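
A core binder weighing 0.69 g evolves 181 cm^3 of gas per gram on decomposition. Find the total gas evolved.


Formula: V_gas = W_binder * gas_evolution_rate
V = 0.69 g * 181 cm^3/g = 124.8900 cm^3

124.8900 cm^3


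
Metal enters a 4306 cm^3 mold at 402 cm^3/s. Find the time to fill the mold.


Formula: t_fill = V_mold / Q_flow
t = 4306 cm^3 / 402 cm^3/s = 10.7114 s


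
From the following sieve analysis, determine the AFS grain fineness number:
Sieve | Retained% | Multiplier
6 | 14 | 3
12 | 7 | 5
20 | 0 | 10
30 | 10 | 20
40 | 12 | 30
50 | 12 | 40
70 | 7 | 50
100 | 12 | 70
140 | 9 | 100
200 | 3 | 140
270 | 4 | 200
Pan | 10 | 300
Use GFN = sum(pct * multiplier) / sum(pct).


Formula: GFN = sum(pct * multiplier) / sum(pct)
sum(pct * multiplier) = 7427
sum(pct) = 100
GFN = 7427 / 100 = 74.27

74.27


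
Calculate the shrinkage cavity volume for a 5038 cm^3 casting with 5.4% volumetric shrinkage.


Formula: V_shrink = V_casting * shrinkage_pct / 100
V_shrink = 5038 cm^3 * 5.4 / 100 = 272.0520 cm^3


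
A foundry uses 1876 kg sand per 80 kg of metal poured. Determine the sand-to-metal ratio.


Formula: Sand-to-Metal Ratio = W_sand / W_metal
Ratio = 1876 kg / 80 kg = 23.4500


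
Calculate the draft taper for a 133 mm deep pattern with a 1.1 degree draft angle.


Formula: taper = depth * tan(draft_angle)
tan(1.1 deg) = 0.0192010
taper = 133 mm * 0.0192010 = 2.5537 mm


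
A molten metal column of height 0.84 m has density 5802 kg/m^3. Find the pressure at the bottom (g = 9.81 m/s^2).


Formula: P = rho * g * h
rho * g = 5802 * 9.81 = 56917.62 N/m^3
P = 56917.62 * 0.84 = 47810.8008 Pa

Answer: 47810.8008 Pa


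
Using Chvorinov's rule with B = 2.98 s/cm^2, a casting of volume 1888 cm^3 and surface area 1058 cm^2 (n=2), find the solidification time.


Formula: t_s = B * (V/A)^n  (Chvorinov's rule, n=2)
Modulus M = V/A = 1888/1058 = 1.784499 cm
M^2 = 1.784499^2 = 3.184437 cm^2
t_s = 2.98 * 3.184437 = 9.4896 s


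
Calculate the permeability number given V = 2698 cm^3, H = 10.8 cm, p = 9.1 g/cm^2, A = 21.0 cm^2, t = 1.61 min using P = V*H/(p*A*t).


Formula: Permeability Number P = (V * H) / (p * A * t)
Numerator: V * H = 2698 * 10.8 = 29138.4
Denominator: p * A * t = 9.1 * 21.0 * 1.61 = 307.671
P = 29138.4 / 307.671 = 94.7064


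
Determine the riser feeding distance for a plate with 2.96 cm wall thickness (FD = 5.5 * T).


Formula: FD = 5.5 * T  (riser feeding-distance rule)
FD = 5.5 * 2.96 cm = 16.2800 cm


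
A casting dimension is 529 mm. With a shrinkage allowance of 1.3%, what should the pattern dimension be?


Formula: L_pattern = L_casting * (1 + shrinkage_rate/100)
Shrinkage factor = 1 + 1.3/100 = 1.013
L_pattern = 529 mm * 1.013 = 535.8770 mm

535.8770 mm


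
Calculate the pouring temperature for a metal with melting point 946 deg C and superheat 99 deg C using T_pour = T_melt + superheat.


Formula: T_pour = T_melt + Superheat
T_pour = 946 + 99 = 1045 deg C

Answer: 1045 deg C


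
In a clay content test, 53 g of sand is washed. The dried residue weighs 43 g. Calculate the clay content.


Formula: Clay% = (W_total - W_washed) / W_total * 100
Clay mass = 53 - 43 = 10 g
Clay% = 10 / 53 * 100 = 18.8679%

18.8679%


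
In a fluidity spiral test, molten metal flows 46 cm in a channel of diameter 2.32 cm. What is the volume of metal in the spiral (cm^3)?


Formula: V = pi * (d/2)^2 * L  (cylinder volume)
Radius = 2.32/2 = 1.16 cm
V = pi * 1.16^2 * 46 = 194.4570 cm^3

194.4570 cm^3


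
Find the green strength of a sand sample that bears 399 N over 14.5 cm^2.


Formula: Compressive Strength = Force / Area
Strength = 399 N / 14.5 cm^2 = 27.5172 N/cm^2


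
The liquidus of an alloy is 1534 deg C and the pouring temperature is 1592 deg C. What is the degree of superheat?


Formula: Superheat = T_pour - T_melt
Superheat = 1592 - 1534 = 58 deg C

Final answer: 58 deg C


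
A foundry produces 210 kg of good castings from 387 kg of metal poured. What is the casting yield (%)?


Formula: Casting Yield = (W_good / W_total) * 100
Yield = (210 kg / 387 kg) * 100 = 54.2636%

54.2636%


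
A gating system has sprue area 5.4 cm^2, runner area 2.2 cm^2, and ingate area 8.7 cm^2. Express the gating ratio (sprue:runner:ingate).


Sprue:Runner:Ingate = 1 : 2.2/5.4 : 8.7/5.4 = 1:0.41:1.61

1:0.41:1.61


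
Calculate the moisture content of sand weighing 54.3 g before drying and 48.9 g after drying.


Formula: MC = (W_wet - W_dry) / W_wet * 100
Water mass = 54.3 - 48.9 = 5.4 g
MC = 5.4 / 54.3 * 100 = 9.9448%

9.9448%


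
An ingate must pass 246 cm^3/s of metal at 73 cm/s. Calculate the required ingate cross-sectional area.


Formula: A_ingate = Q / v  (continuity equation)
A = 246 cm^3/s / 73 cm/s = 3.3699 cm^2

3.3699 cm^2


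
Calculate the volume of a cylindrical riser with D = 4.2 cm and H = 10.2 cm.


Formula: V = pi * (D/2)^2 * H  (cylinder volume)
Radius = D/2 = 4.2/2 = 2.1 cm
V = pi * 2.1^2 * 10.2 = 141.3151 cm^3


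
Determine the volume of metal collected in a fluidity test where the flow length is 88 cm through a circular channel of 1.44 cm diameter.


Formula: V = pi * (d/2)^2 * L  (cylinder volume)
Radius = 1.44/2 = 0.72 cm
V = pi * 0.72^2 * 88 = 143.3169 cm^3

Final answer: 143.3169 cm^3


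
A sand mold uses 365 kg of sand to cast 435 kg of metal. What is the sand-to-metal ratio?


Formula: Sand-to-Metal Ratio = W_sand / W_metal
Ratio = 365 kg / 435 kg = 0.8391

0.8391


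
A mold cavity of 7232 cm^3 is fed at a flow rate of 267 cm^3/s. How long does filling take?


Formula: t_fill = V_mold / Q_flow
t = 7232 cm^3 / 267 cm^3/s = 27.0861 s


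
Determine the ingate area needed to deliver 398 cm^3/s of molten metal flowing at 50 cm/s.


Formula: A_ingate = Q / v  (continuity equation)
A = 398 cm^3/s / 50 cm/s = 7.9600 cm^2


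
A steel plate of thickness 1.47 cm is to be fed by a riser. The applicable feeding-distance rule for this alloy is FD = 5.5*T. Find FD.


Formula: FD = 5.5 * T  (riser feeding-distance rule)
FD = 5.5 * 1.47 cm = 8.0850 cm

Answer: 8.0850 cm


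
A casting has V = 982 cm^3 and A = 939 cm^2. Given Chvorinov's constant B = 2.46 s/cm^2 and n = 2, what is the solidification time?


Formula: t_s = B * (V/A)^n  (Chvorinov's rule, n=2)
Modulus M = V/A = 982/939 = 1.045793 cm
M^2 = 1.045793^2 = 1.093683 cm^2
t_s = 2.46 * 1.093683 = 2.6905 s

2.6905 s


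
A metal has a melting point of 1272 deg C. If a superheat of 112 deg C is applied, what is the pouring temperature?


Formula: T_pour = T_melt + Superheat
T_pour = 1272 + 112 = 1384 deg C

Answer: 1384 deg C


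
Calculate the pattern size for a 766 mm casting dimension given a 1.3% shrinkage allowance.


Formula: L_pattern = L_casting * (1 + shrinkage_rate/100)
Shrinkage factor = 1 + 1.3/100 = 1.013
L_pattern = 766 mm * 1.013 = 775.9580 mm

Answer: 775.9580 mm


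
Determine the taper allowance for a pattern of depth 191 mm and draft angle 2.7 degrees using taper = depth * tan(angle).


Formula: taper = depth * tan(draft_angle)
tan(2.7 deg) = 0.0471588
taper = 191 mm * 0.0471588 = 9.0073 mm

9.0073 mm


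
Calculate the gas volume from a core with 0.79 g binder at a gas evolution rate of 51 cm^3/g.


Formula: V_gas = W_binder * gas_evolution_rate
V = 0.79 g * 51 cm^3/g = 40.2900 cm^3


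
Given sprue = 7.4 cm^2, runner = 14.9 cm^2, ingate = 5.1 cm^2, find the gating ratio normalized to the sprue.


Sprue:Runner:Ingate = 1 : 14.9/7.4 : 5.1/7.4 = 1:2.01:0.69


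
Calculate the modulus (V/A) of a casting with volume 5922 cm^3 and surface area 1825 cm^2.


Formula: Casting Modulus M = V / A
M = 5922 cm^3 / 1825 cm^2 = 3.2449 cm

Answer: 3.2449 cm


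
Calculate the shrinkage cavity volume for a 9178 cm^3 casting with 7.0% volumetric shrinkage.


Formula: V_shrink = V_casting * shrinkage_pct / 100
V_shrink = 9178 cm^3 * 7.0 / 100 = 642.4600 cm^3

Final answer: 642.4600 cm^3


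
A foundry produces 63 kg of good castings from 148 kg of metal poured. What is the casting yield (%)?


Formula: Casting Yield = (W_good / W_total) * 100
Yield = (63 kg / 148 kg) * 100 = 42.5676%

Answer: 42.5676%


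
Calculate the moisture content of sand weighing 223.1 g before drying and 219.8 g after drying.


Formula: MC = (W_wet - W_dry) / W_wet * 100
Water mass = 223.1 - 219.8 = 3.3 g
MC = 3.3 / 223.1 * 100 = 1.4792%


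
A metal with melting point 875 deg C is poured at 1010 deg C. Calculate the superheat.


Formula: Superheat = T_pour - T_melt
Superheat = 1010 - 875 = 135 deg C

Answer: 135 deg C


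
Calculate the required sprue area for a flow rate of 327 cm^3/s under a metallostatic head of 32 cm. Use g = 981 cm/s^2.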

· · · ·

Transcribe exactly, and only, the lines from the opening line of the records through the line containing "Pan | 10 | 300".

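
A core binder weighing 0.69 g evolves 181 cm^3 of gas per gram on decomposition. Find the total gas evolved.


Formula: V_gas = W_binder * gas_evolution_rate
V = 0.69 g * 181 cm^3/g = 124.8900 cm^3

124.8900 cm^3


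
Metal enters a 4306 cm^3 mold at 402 cm^3/s. Find the time to fill the mold.


Formula: t_fill = V_mold / Q_flow
t = 4306 cm^3 / 402 cm^3/s = 10.7114 s


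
From the following sieve analysis, determine the AFS grain fineness number:
Sieve | Retained% | Multiplier
6 | 14 | 3
12 | 7 | 5
20 | 0 | 10
30 | 10 | 20
40 | 12 | 30
50 | 12 | 40
70 | 7 | 50
100 | 12 | 70
140 | 9 | 100
200 | 3 | 140
270 | 4 | 200
Pan | 10 | 300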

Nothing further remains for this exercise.